Records provided:
'''

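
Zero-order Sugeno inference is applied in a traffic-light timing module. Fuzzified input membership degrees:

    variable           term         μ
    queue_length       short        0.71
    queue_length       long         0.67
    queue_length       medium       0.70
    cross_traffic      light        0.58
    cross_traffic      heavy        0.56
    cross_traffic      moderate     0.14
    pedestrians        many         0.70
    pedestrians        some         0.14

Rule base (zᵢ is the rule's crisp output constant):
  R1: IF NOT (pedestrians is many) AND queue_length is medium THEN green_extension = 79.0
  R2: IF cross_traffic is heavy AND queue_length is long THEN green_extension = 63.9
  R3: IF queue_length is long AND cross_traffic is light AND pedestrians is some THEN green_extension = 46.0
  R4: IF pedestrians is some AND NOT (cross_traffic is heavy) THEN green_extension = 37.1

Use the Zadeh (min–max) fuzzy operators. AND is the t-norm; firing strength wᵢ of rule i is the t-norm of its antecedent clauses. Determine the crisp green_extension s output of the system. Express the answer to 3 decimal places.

R1 (z=79.0): ¬many=1−0.70=0.30, medium=0.70; AND[min(a, b)] → w = 0.30
R2 (z=63.9): heavy=0.56, long=0.67; AND[min(a, b)] → w = 0.56
R3 (z=46.0): long=0.67, light=0.58, some=0.14; AND[min(a, b)] → w = 0.14
R4 (z=37.1): some=0.14, ¬heavy=1−0.56=0.44; AND[min(a, b)] → w = 0.14
Weighted average = (0.30·79.0 + 0.56·63.9 + 0.14·46.0 + 0.14·37.1) / (0.30 + 0.56 + 0.14 + 0.14)
  = 71.1180 / 1.1400 = 62.384

62.384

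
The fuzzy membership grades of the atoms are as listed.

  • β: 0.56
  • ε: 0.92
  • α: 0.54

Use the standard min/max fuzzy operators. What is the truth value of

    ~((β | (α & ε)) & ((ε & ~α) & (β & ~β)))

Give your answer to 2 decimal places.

α & ε = min(a, b) on (0.54, 0.92) = 0.54
β | (α & ε) = max(a, b) on (0.56, 0.54) = 0.56
~α = 1 − 0.54 = 0.46
ε & ~α = min(a, b) on (0.92, 0.46) = 0.46
~β = 1 − 0.56 = 0.44
β & ~β = min(a, b) on (0.56, 0.44) = 0.44
(ε & ~α) & (β & ~β) = min(a, b) on (0.46, 0.44) = 0.44
(β | (α & ε)) & ((ε & ~α) & (β & ~β)) = min(a, b) on (0.56, 0.44) = 0.44
~((β | (α & ε)) & ((ε & ~α) & (β & ~β))) = 1 − 0.44 = 0.56

0.56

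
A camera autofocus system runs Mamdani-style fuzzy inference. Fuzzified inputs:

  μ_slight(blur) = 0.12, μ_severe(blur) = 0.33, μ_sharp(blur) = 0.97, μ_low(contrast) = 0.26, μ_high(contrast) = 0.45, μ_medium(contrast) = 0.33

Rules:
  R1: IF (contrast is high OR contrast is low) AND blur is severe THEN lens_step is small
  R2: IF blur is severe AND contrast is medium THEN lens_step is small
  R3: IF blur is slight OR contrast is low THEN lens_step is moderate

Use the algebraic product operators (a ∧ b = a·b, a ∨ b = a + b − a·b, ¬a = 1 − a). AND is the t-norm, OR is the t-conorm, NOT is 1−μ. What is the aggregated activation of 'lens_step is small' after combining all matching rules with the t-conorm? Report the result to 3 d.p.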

'''

Problem to work on: Every entry must be repeated exactly; none may be skipped.

Reply:
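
Zero-order Sugeno inference is applied in a traffic-light timing module. Fuzzified input membership degrees:

    variable           term         μ
    queue_length       short        0.71
    queue_length       long         0.67
    queue_length       medium       0.70
    cross_traffic      light        0.58
    cross_traffic      heavy        0.56
    cross_traffic      moderate     0.14
    pedestrians        many         0.70
    pedestrians        some         0.14

Rule base (zᵢ is the rule's crisp output constant):
  R1: IF NOT (pedestrians is many) AND queue_length is medium THEN green_extension = 79.0
  R2: IF cross_traffic is heavy AND queue_length is long THEN green_extension = 63.9
  R3: IF queue_length is long AND cross_traffic is light AND pedestrians is some THEN green_extension = 46.0
  R4: IF pedestrians is some AND NOT (cross_traffic is heavy) THEN green_extension = 37.1

Use the Zadeh (min–max) fuzzy operators. AND is the t-norm; firing strength wᵢ of rule i is the t-norm of its antecedent clauses. Determine the crisp green_extension s output of the system. Express the answer to 3 decimal places.

R1 (z=79.0): ¬many=1−0.70=0.30, medium=0.70; AND[min(a, b)] → w = 0.30
R2 (z=63.9): heavy=0.56, long=0.67; AND[min(a, b)] → w = 0.56
R3 (z=46.0): long=0.67, light=0.58, some=0.14; AND[min(a, b)] → w = 0.14
R4 (z=37.1): some=0.14, ¬heavy=1−0.56=0.44; AND[min(a, b)] → w = 0.14
Weighted average = (0.30·79.0 + 0.56·63.9 + 0.14·46.0 + 0.14·37.1) / (0.30 + 0.56 + 0.14 + 0.14)
  = 71.1180 / 1.1400 = 62.384

62.384

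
The fuzzy membership grades of the atoms are as listed.

  • β: 0.56
  • ε: 0.92
  • α: 0.54

Use the standard min/max fuzzy operators. What is the truth value of

    ~((β | (α & ε)) & ((ε & ~α) & (β & ~β)))

Give your answer to 2 decimal places.

α & ε = min(a, b) on (0.54, 0.92) = 0.54
β | (α & ε) = max(a, b) on (0.56, 0.54) = 0.56
~α = 1 − 0.54 = 0.46
ε & ~α = min(a, b) on (0.92, 0.46) = 0.46
~β = 1 − 0.56 = 0.44
β & ~β = min(a, b) on (0.56, 0.44) = 0.44
(ε & ~α) & (β & ~β) = min(a, b) on (0.46, 0.44) = 0.44
(β | (α & ε)) & ((ε & ~α) & (β & ~β)) = min(a, b) on (0.56, 0.44) = 0.44
~((β | (α & ε)) & ((ε & ~α) & (β & ~β))) = 1 − 0.44 = 0.56

0.56

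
A camera autofocus system runs Mamdani-style fuzzy inference. Fuzzified inputs:

  μ_slight(blur) = 0.12, μ_severe(blur) = 0.33, μ_sharp(blur) = 0.97, μ_low(contrast) = 0.26, μ_high(contrast) = 0.45, μ_medium(contrast) = 0.33

Rules:
  R1: IF (contrast is high OR contrast is low) AND blur is severe THEN lens_step is small
  R2: IF blur is severe AND contrast is medium THEN lens_step is small
  R3: IF blur is slight OR contrast is low THEN lens_step is moderate

Use the algebraic product operators (a ∧ b = a·b, a ∨ b = a + b − a·b, ¬a = 1 − a). AND is the t-norm, OR is the t-conorm, NOT is 1−μ. What is the aggregated activation of 'lens_step is small' after combining all matching rules with the t-conorm? Report the result to 3 d.p.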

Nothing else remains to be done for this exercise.